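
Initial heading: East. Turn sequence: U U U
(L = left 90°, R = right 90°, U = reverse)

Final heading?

Start: East
  U (U-turn (180°)) -> West
  U (U-turn (180°)) -> East
  U (U-turn (180°)) -> West
Final: West

Answer: Final heading: West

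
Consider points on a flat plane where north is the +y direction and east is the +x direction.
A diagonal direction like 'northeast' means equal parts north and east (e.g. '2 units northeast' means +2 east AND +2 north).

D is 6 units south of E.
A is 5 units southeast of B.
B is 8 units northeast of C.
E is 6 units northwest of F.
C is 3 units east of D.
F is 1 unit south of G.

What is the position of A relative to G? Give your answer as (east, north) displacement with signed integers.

Place G at the origin (east=0, north=0).
  F is 1 unit south of G: delta (east=+0, north=-1); F at (east=0, north=-1).
  E is 6 units northwest of F: delta (east=-6, north=+6); E at (east=-6, north=5).
  D is 6 units south of E: delta (east=+0, north=-6); D at (east=-6, north=-1).
  C is 3 units east of D: delta (east=+3, north=+0); C at (east=-3, north=-1).
  B is 8 units northeast of C: delta (east=+8, north=+8); B at (east=5, north=7).
  A is 5 units southeast of B: delta (east=+5, north=-5); A at (east=10, north=2).
Therefore A relative to G: (east=10, north=2).

Answer: A is at (east=10, north=2) relative to G.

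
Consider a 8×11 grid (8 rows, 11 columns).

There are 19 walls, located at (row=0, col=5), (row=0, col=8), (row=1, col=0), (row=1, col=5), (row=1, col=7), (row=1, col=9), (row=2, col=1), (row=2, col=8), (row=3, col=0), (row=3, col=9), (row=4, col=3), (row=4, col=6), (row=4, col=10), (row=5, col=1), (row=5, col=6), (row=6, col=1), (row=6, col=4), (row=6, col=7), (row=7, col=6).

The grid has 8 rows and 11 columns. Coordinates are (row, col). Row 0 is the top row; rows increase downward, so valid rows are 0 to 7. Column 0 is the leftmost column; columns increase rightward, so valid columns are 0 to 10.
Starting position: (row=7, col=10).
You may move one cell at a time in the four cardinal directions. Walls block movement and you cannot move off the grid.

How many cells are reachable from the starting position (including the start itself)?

Answer: Reachable cells: 61

Derivation:
BFS flood-fill from (row=7, col=10):
  Distance 0: (row=7, col=10)
  Distance 1: (row=6, col=10), (row=7, col=9)
  Distance 2: (row=5, col=10), (row=6, col=9), (row=7, col=8)
  Distance 3: (row=5, col=9), (row=6, col=8), (row=7, col=7)
  Distance 4: (row=4, col=9), (row=5, col=8)
  Distance 5: (row=4, col=8), (row=5, col=7)
  Distance 6: (row=3, col=8), (row=4, col=7)
  Distance 7: (row=3, col=7)
  Distance 8: (row=2, col=7), (row=3, col=6)
  Distance 9: (row=2, col=6), (row=3, col=5)
  Distance 10: (row=1, col=6), (row=2, col=5), (row=3, col=4), (row=4, col=5)
  Distance 11: (row=0, col=6), (row=2, col=4), (row=3, col=3), (row=4, col=4), (row=5, col=5)
  Distance 12: (row=0, col=7), (row=1, col=4), (row=2, col=3), (row=3, col=2), (row=5, col=4), (row=6, col=5)
  Distance 13: (row=0, col=4), (row=1, col=3), (row=2, col=2), (row=3, col=1), (row=4, col=2), (row=5, col=3), (row=6, col=6), (row=7, col=5)
  Distance 14: (row=0, col=3), (row=1, col=2), (row=4, col=1), (row=5, col=2), (row=6, col=3), (row=7, col=4)
  Distance 15: (row=0, col=2), (row=1, col=1), (row=4, col=0), (row=6, col=2), (row=7, col=3)
  Distance 16: (row=0, col=1), (row=5, col=0), (row=7, col=2)
  Distance 17: (row=0, col=0), (row=6, col=0), (row=7, col=1)
  Distance 18: (row=7, col=0)
Total reachable: 61 (grid has 69 open cells total)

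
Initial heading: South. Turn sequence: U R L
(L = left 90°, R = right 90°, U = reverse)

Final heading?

Start: South
  U (U-turn (180°)) -> North
  R (right (90° clockwise)) -> East
  L (left (90° counter-clockwise)) -> North
Final: North

Answer: Final heading: North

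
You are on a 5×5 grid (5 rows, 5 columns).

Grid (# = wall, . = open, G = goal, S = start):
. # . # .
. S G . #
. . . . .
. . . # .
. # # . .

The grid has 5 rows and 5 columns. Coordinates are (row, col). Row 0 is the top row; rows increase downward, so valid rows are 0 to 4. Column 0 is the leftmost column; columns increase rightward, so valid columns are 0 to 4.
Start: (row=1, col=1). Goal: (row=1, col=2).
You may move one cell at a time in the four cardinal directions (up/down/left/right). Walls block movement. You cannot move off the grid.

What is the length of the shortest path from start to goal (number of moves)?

Answer: Shortest path length: 1

Derivation:
BFS from (row=1, col=1) until reaching (row=1, col=2):
  Distance 0: (row=1, col=1)
  Distance 1: (row=1, col=0), (row=1, col=2), (row=2, col=1)  <- goal reached here
One shortest path (1 moves): (row=1, col=1) -> (row=1, col=2)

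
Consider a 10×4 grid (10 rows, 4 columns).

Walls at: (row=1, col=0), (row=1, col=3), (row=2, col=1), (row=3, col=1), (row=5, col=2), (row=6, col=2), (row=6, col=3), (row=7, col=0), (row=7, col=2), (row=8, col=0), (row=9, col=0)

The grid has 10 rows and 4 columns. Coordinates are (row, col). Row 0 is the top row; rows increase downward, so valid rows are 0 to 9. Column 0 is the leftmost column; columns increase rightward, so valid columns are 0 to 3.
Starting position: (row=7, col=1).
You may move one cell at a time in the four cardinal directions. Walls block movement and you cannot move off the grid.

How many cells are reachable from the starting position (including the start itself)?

BFS flood-fill from (row=7, col=1):
  Distance 0: (row=7, col=1)
  Distance 1: (row=6, col=1), (row=8, col=1)
  Distance 2: (row=5, col=1), (row=6, col=0), (row=8, col=2), (row=9, col=1)
  Distance 3: (row=4, col=1), (row=5, col=0), (row=8, col=3), (row=9, col=2)
  Distance 4: (row=4, col=0), (row=4, col=2), (row=7, col=3), (row=9, col=3)
  Distance 5: (row=3, col=0), (row=3, col=2), (row=4, col=3)
  Distance 6: (row=2, col=0), (row=2, col=2), (row=3, col=3), (row=5, col=3)
  Distance 7: (row=1, col=2), (row=2, col=3)
  Distance 8: (row=0, col=2), (row=1, col=1)
  Distance 9: (row=0, col=1), (row=0, col=3)
  Distance 10: (row=0, col=0)
Total reachable: 29 (grid has 29 open cells total)

Answer: Reachable cells: 29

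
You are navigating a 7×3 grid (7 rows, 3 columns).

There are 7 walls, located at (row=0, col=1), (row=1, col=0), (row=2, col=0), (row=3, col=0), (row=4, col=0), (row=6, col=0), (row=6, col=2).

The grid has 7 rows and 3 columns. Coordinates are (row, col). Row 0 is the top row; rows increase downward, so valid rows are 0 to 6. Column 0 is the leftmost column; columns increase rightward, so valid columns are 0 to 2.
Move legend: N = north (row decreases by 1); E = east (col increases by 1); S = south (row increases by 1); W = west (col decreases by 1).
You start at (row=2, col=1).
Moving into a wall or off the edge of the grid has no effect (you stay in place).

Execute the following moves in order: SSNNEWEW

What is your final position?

Start: (row=2, col=1)
  S (south): (row=2, col=1) -> (row=3, col=1)
  S (south): (row=3, col=1) -> (row=4, col=1)
  N (north): (row=4, col=1) -> (row=3, col=1)
  N (north): (row=3, col=1) -> (row=2, col=1)
  E (east): (row=2, col=1) -> (row=2, col=2)
  W (west): (row=2, col=2) -> (row=2, col=1)
  E (east): (row=2, col=1) -> (row=2, col=2)
  W (west): (row=2, col=2) -> (row=2, col=1)
Final: (row=2, col=1)

Answer: Final position: (row=2, col=1)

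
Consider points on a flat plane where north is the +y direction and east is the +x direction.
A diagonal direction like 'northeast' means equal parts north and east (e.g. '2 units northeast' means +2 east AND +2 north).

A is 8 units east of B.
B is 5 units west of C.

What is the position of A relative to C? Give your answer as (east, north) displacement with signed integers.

Answer: A is at (east=3, north=0) relative to C.

Derivation:
Place C at the origin (east=0, north=0).
  B is 5 units west of C: delta (east=-5, north=+0); B at (east=-5, north=0).
  A is 8 units east of B: delta (east=+8, north=+0); A at (east=3, north=0).
Therefore A relative to C: (east=3, north=0).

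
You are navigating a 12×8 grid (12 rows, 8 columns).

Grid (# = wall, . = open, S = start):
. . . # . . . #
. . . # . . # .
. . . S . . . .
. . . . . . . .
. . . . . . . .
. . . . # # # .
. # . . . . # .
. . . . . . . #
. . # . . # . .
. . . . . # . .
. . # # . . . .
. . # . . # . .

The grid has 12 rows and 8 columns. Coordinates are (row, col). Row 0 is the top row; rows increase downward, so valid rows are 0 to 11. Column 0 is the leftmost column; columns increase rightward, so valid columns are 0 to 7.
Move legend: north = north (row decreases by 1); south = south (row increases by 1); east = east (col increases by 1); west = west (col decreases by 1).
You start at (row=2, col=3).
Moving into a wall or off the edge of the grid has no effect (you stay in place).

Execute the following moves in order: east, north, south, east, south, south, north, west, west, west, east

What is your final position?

Answer: Final position: (row=3, col=3)

Derivation:
Start: (row=2, col=3)
  east (east): (row=2, col=3) -> (row=2, col=4)
  north (north): (row=2, col=4) -> (row=1, col=4)
  south (south): (row=1, col=4) -> (row=2, col=4)
  east (east): (row=2, col=4) -> (row=2, col=5)
  south (south): (row=2, col=5) -> (row=3, col=5)
  south (south): (row=3, col=5) -> (row=4, col=5)
  north (north): (row=4, col=5) -> (row=3, col=5)
  west (west): (row=3, col=5) -> (row=3, col=4)
  west (west): (row=3, col=4) -> (row=3, col=3)
  west (west): (row=3, col=3) -> (row=3, col=2)
  east (east): (row=3, col=2) -> (row=3, col=3)
Final: (row=3, col=3)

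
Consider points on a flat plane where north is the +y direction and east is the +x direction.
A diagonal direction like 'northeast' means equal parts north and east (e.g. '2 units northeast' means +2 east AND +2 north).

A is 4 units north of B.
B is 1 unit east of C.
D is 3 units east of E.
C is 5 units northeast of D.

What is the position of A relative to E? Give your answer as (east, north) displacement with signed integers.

Place E at the origin (east=0, north=0).
  D is 3 units east of E: delta (east=+3, north=+0); D at (east=3, north=0).
  C is 5 units northeast of D: delta (east=+5, north=+5); C at (east=8, north=5).
  B is 1 unit east of C: delta (east=+1, north=+0); B at (east=9, north=5).
  A is 4 units north of B: delta (east=+0, north=+4); A at (east=9, north=9).
Therefore A relative to E: (east=9, north=9).

Answer: A is at (east=9, north=9) relative to E.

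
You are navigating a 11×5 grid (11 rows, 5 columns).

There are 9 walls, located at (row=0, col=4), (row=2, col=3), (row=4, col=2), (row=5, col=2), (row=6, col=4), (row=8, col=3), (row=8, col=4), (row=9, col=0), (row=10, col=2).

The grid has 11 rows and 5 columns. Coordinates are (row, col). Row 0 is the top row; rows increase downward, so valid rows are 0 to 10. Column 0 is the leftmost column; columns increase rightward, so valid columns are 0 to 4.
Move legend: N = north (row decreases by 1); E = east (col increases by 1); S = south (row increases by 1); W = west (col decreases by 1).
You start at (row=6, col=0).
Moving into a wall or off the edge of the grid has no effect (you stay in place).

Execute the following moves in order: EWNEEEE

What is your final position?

Answer: Final position: (row=5, col=1)

Derivation:
Start: (row=6, col=0)
  E (east): (row=6, col=0) -> (row=6, col=1)
  W (west): (row=6, col=1) -> (row=6, col=0)
  N (north): (row=6, col=0) -> (row=5, col=0)
  E (east): (row=5, col=0) -> (row=5, col=1)
  [×3]E (east): blocked, stay at (row=5, col=1)
Final: (row=5, col=1)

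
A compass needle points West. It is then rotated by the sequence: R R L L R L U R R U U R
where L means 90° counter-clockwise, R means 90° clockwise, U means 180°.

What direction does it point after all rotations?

Start: West
  R (right (90° clockwise)) -> North
  R (right (90° clockwise)) -> East
  L (left (90° counter-clockwise)) -> North
  L (left (90° counter-clockwise)) -> West
  R (right (90° clockwise)) -> North
  L (left (90° counter-clockwise)) -> West
  U (U-turn (180°)) -> East
  R (right (90° clockwise)) -> South
  R (right (90° clockwise)) -> West
  U (U-turn (180°)) -> East
  U (U-turn (180°)) -> West
  R (right (90° clockwise)) -> North
Final: North

Answer: Final heading: North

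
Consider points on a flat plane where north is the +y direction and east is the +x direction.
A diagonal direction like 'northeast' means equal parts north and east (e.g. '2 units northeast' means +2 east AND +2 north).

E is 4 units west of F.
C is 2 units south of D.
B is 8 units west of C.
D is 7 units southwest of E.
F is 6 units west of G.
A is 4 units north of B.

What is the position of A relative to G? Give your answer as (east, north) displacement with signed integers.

Place G at the origin (east=0, north=0).
  F is 6 units west of G: delta (east=-6, north=+0); F at (east=-6, north=0).
  E is 4 units west of F: delta (east=-4, north=+0); E at (east=-10, north=0).
  D is 7 units southwest of E: delta (east=-7, north=-7); D at (east=-17, north=-7).
  C is 2 units south of D: delta (east=+0, north=-2); C at (east=-17, north=-9).
  B is 8 units west of C: delta (east=-8, north=+0); B at (east=-25, north=-9).
  A is 4 units north of B: delta (east=+0, north=+4); A at (east=-25, north=-5).
Therefore A relative to G: (east=-25, north=-5).

Answer: A is at (east=-25, north=-5) relative to G.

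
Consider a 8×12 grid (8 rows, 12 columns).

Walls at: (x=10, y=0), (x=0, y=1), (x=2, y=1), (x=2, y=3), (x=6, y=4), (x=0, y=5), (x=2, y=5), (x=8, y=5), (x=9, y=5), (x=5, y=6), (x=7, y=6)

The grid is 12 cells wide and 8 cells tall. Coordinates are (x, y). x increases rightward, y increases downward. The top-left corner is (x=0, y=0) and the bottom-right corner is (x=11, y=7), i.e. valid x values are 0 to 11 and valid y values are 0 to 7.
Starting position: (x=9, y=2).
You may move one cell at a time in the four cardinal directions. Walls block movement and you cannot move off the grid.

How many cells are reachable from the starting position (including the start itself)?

BFS flood-fill from (x=9, y=2):
  Distance 0: (x=9, y=2)
  Distance 1: (x=9, y=1), (x=8, y=2), (x=10, y=2), (x=9, y=3)
  Distance 2: (x=9, y=0), (x=8, y=1), (x=10, y=1), (x=7, y=2), (x=11, y=2), (x=8, y=3), (x=10, y=3), (x=9, y=4)
  Distance 3: (x=8, y=0), (x=7, y=1), (x=11, y=1), (x=6, y=2), (x=7, y=3), (x=11, y=3), (x=8, y=4), (x=10, y=4)
  Distance 4: (x=7, y=0), (x=11, y=0), (x=6, y=1), (x=5, y=2), (x=6, y=3), (x=7, y=4), (x=11, y=4), (x=10, y=5)
  Distance 5: (x=6, y=0), (x=5, y=1), (x=4, y=2), (x=5, y=3), (x=7, y=5), (x=11, y=5), (x=10, y=6)
  Distance 6: (x=5, y=0), (x=4, y=1), (x=3, y=2), (x=4, y=3), (x=5, y=4), (x=6, y=5), (x=9, y=6), (x=11, y=6), (x=10, y=7)
  Distance 7: (x=4, y=0), (x=3, y=1), (x=2, y=2), (x=3, y=3), (x=4, y=4), (x=5, y=5), (x=6, y=6), (x=8, y=6), (x=9, y=7), (x=11, y=7)
  Distance 8: (x=3, y=0), (x=1, y=2), (x=3, y=4), (x=4, y=5), (x=6, y=7), (x=8, y=7)
  Distance 9: (x=2, y=0), (x=1, y=1), (x=0, y=2), (x=1, y=3), (x=2, y=4), (x=3, y=5), (x=4, y=6), (x=5, y=7), (x=7, y=7)
  Distance 10: (x=1, y=0), (x=0, y=3), (x=1, y=4), (x=3, y=6), (x=4, y=7)
  Distance 11: (x=0, y=0), (x=0, y=4), (x=1, y=5), (x=2, y=6), (x=3, y=7)
  Distance 12: (x=1, y=6), (x=2, y=7)
  Distance 13: (x=0, y=6), (x=1, y=7)
  Distance 14: (x=0, y=7)
Total reachable: 85 (grid has 85 open cells total)

Answer: Reachable cells: 85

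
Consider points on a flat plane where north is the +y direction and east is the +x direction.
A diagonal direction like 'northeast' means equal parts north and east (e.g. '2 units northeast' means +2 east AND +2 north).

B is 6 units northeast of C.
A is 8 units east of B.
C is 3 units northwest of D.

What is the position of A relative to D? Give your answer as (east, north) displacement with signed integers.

Answer: A is at (east=11, north=9) relative to D.

Derivation:
Place D at the origin (east=0, north=0).
  C is 3 units northwest of D: delta (east=-3, north=+3); C at (east=-3, north=3).
  B is 6 units northeast of C: delta (east=+6, north=+6); B at (east=3, north=9).
  A is 8 units east of B: delta (east=+8, north=+0); A at (east=11, north=9).
Therefore A relative to D: (east=11, north=9).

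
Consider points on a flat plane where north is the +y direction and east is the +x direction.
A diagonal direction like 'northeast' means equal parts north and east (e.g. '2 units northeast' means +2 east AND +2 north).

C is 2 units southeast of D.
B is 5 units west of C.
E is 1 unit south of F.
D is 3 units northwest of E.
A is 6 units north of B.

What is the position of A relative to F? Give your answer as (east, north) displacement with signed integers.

Place F at the origin (east=0, north=0).
  E is 1 unit south of F: delta (east=+0, north=-1); E at (east=0, north=-1).
  D is 3 units northwest of E: delta (east=-3, north=+3); D at (east=-3, north=2).
  C is 2 units southeast of D: delta (east=+2, north=-2); C at (east=-1, north=0).
  B is 5 units west of C: delta (east=-5, north=+0); B at (east=-6, north=0).
  A is 6 units north of B: delta (east=+0, north=+6); A at (east=-6, north=6).
Therefore A relative to F: (east=-6, north=6).

Answer: A is at (east=-6, north=6) relative to F.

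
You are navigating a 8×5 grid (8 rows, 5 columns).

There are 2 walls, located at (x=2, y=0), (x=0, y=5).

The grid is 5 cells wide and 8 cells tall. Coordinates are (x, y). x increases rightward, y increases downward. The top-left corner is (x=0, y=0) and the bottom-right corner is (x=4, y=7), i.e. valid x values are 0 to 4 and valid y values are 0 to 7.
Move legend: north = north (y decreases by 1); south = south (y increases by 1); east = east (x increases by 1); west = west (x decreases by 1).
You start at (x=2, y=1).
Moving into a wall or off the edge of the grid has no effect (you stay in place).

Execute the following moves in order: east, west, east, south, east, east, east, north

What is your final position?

Answer: Final position: (x=4, y=1)

Derivation:
Start: (x=2, y=1)
  east (east): (x=2, y=1) -> (x=3, y=1)
  west (west): (x=3, y=1) -> (x=2, y=1)
  east (east): (x=2, y=1) -> (x=3, y=1)
  south (south): (x=3, y=1) -> (x=3, y=2)
  east (east): (x=3, y=2) -> (x=4, y=2)
  east (east): blocked, stay at (x=4, y=2)
  east (east): blocked, stay at (x=4, y=2)
  north (north): (x=4, y=2) -> (x=4, y=1)
Final: (x=4, y=1)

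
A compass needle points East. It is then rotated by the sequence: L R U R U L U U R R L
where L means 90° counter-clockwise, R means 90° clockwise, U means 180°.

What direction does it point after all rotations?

Answer: Final heading: South

Derivation:
Start: East
  L (left (90° counter-clockwise)) -> North
  R (right (90° clockwise)) -> East
  U (U-turn (180°)) -> West
  R (right (90° clockwise)) -> North
  U (U-turn (180°)) -> South
  L (left (90° counter-clockwise)) -> East
  U (U-turn (180°)) -> West
  U (U-turn (180°)) -> East
  R (right (90° clockwise)) -> South
  R (right (90° clockwise)) -> West
  L (left (90° counter-clockwise)) -> South
Final: South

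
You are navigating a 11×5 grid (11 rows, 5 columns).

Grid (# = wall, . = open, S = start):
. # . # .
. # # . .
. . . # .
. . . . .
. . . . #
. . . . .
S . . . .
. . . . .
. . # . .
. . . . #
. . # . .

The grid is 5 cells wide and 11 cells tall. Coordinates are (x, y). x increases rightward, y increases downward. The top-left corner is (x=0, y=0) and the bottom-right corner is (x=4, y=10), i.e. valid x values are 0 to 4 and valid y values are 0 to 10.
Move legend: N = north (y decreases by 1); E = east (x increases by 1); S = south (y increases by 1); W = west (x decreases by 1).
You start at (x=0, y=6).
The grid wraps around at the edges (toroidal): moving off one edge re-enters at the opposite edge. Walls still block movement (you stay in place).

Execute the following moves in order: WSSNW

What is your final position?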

****

→ Instructions for the task: The string "navigating" marks the lines to return from the material. Copy each one.

→ Expected answer:
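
You are navigating a 7×3 grid (7 rows, 3 columns).
You are navigating a 12×8 grid (12 rows, 8 columns).
You are navigating a 11×5 grid (11 rows, 5 columns).
You are navigating a 8×5 grid (8 rows, 5 columns).
You are navigating a 11×5 grid (11 rows, 5 columns).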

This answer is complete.